**What is being asked**
Your answer should be the entries below, reproduced character for character.

### Information provided

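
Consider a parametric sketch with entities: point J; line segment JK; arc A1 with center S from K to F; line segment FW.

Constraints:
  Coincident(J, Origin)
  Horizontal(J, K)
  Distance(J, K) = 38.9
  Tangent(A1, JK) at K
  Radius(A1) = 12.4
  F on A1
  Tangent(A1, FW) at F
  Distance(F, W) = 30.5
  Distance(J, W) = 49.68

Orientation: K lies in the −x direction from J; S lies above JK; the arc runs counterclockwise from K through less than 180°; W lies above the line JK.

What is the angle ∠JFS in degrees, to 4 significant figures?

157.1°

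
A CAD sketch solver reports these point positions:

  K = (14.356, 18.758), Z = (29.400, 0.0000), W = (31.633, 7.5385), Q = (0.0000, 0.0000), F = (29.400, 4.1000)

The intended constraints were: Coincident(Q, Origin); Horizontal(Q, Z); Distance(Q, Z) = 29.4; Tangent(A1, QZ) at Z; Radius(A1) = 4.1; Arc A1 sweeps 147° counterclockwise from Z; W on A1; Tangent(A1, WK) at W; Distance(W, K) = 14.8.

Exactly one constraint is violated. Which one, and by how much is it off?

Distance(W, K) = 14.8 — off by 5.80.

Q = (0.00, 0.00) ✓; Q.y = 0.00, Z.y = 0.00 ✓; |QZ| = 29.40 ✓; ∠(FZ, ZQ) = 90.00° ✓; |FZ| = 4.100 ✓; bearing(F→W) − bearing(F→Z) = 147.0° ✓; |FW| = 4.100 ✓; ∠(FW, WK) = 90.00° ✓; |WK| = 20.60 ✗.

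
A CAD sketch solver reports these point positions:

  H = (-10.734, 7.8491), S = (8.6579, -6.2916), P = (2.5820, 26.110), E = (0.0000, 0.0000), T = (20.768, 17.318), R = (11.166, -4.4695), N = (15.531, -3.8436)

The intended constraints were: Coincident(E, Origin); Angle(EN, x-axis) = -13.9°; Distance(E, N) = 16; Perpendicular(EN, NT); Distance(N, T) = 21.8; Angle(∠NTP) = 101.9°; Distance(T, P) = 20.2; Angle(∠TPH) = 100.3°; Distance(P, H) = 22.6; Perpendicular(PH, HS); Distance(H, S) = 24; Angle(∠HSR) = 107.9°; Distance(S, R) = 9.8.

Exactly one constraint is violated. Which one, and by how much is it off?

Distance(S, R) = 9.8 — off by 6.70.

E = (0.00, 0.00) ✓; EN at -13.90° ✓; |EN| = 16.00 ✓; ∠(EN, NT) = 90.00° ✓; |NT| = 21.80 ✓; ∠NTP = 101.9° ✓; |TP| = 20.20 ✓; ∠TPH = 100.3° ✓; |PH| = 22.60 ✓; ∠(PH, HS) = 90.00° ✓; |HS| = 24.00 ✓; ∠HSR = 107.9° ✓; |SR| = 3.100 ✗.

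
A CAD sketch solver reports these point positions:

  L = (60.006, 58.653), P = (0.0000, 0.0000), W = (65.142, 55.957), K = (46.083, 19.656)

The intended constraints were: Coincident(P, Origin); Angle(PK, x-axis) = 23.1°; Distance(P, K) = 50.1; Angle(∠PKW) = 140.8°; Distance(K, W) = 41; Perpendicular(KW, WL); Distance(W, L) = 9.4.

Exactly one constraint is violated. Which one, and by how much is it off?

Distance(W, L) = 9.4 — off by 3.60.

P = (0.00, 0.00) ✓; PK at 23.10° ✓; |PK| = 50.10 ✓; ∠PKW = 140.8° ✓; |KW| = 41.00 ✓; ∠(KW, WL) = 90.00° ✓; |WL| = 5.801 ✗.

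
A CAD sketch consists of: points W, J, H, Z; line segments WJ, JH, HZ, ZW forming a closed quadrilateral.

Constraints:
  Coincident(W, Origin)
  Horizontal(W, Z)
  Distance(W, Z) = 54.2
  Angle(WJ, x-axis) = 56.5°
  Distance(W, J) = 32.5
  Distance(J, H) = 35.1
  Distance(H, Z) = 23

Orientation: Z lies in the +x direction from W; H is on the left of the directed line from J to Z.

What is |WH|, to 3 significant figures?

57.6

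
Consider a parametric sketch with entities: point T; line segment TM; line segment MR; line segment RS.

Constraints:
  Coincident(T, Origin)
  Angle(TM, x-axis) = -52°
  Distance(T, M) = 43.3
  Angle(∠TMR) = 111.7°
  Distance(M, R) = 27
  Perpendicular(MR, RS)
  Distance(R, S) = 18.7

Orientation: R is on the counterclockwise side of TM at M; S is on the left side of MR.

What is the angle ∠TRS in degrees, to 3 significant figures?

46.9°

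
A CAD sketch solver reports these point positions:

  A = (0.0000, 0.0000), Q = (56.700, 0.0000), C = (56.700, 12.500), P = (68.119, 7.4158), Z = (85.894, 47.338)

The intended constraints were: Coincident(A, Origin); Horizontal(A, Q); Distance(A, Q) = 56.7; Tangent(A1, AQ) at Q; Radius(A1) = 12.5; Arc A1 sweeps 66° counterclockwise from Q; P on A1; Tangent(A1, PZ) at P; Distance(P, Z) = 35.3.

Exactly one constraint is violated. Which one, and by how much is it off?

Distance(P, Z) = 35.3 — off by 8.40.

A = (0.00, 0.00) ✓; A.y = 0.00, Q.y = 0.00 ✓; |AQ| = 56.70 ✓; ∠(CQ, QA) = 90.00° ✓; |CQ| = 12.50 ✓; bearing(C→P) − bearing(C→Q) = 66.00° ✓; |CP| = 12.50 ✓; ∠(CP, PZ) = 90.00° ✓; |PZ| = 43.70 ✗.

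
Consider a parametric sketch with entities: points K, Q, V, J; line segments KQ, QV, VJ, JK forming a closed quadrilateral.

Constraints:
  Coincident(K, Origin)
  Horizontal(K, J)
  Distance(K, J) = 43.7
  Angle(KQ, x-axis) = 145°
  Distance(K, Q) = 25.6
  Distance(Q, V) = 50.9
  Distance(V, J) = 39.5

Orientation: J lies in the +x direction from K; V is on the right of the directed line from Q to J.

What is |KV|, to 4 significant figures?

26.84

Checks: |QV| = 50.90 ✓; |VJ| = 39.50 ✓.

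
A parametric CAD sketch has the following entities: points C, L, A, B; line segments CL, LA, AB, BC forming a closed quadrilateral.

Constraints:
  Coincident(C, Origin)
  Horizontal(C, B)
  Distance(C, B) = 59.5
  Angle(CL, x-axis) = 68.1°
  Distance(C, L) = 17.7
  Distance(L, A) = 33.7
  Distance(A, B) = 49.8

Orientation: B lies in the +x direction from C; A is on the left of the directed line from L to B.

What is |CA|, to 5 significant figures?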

######

**Answer section**
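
Consider a parametric sketch with entities: point J; line segment JK; arc A1 with center S from K to F; line segment FW.

Constraints:
  Coincident(J, Origin)
  Horizontal(J, K)
  Distance(J, K) = 38.9
  Tangent(A1, JK) at K
  Radius(A1) = 12.4
  F on A1
  Tangent(A1, FW) at F
  Distance(F, W) = 30.5
  Distance(J, W) = 49.68

Orientation: K lies in the −x direction from J; S lies above JK; the arc runs counterclockwise from K through less than 180°; W lies above the line JK.

What is the angle ∠JFS in degrees, to 4 significant figures?

157.1°

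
A CAD sketch solver reports these point positions:

  K = (14.356, 18.758), Z = (29.400, 0.0000), W = (31.633, 7.5385), Q = (0.0000, 0.0000), F = (29.400, 4.1000)

The intended constraints were: Coincident(Q, Origin); Horizontal(Q, Z); Distance(Q, Z) = 29.4; Tangent(A1, QZ) at Z; Radius(A1) = 4.1; Arc A1 sweeps 147° counterclockwise from Z; W on A1; Tangent(A1, WK) at W; Distance(W, K) = 14.8.

Exactly one constraint is violated. Which one, and by how much is it off?

Distance(W, K) = 14.8 — off by 5.80.

Q = (0.00, 0.00) ✓; Q.y = 0.00, Z.y = 0.00 ✓; |QZ| = 29.40 ✓; ∠(FZ, ZQ) = 90.00° ✓; |FZ| = 4.100 ✓; bearing(F→W) − bearing(F→Z) = 147.0° ✓; |FW| = 4.100 ✓; ∠(FW, WK) = 90.00° ✓; |WK| = 20.60 ✗.

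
A CAD sketch solver reports these point positions:

  H = (-10.734, 7.8491), S = (8.6579, -6.2916), P = (2.5820, 26.110), E = (0.0000, 0.0000), T = (20.768, 17.318), R = (11.166, -4.4695), N = (15.531, -3.8436)

The intended constraints were: Coincident(E, Origin); Angle(EN, x-axis) = -13.9°; Distance(E, N) = 16; Perpendicular(EN, NT); Distance(N, T) = 21.8; Angle(∠NTP) = 101.9°; Distance(T, P) = 20.2; Angle(∠TPH) = 100.3°; Distance(P, H) = 22.6; Perpendicular(PH, HS); Distance(H, S) = 24; Angle(∠HSR) = 107.9°; Distance(S, R) = 9.8.

Exactly one constraint is violated. Which one, and by how much is it off?

Distance(S, R) = 9.8 — off by 6.70.

E = (0.00, 0.00) ✓; EN at -13.90° ✓; |EN| = 16.00 ✓; ∠(EN, NT) = 90.00° ✓; |NT| = 21.80 ✓; ∠NTP = 101.9° ✓; |TP| = 20.20 ✓; ∠TPH = 100.3° ✓; |PH| = 22.60 ✓; ∠(PH, HS) = 90.00° ✓; |HS| = 24.00 ✓; ∠HSR = 107.9° ✓; |SR| = 3.100 ✗.

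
A CAD sketch solver reports these point positions:

  L = (60.006, 58.653), P = (0.0000, 0.0000), W = (65.142, 55.957), K = (46.083, 19.656)

The intended constraints were: Coincident(P, Origin); Angle(PK, x-axis) = 23.1°; Distance(P, K) = 50.1; Angle(∠PKW) = 140.8°; Distance(K, W) = 41; Perpendicular(KW, WL); Distance(W, L) = 9.4.

Exactly one constraint is violated. Which one, and by how much is it off?

Distance(W, L) = 9.4 — off by 3.60.

P = (0.00, 0.00) ✓; PK at 23.10° ✓; |PK| = 50.10 ✓; ∠PKW = 140.8° ✓; |KW| = 41.00 ✓; ∠(KW, WL) = 90.00° ✓; |WL| = 5.801 ✗.

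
A CAD sketch consists of: points W, J, H, Z; line segments WJ, JH, HZ, ZW forming a closed quadrilateral.

Constraints:
  Coincident(W, Origin)
  Horizontal(W, Z)
  Distance(W, Z) = 54.2
  Angle(WJ, x-axis) = 56.5°
  Distance(W, J) = 32.5
  Distance(J, H) = 35.1
  Distance(H, Z) = 23

Orientation: Z lies in the +x direction from W; H is on the left of the directed line from J to Z.

What is |WH|, to 3 significant figures?

57.6

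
Consider a parametric sketch with entities: point T; line segment TM; line segment MR; line segment RS.

Constraints:
  Coincident(T, Origin)
  Angle(TM, x-axis) = -52°
  Distance(T, M) = 43.3
  Angle(∠TMR) = 111.7°
  Distance(M, R) = 27
  Perpendicular(MR, RS)
  Distance(R, S) = 18.7

Orientation: R is on the counterclockwise side of TM at M; S is on the left side of MR.

What is the angle ∠TRS in degrees, to 3 significant figures?

46.9°

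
A CAD sketch solver reports these point positions:

  A = (0.0000, 0.0000), Q = (56.700, 0.0000), C = (56.700, 12.500), P = (68.119, 7.4158), Z = (85.894, 47.338)

The intended constraints were: Coincident(A, Origin); Horizontal(A, Q); Distance(A, Q) = 56.7; Tangent(A1, AQ) at Q; Radius(A1) = 12.5; Arc A1 sweeps 66° counterclockwise from Q; P on A1; Tangent(A1, PZ) at P; Distance(P, Z) = 35.3.

Exactly one constraint is violated. Which one, and by how much is it off?

Distance(P, Z) = 35.3 — off by 8.40.

A = (0.00, 0.00) ✓; A.y = 0.00, Q.y = 0.00 ✓; |AQ| = 56.70 ✓; ∠(CQ, QA) = 90.00° ✓; |CQ| = 12.50 ✓; bearing(C→P) − bearing(C→Q) = 66.00° ✓; |CP| = 12.50 ✓; ∠(CP, PZ) = 90.00° ✓; |PZ| = 43.70 ✗.

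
Consider a parametric sketch with entities: points K, Q, V, J; line segments KQ, QV, VJ, JK forming a closed quadrilateral.

Constraints:
  Coincident(K, Origin)
  Horizontal(K, J)
  Distance(K, J) = 43.7
  Angle(KQ, x-axis) = 145°
  Distance(K, Q) = 25.6
  Distance(Q, V) = 50.9
  Distance(V, J) = 39.5

Orientation: J lies in the +x direction from K; V is on the right of the directed line from Q to J.

What is |KV|, to 4 significant figures?

26.84

Checks: |QV| = 50.90 ✓; |VJ| = 39.50 ✓.

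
A parametric CAD sketch has the following entities: points C, L, A, B; line segments CL, LA, AB, BC forming a closed quadrilateral.

Constraints:
  Coincident(C, Origin)
  Horizontal(C, B)
  Distance(C, B) = 59.5
  Angle(CL, x-axis) = 68.1°
  Distance(C, L) = 17.7
  Distance(L, A) = 33.7
  Distance(A, B) = 49.8

Orientation: B lies in the +x direction from C; A is on the left of the directed line from L to B.

What is |CA|, to 5 significant figures?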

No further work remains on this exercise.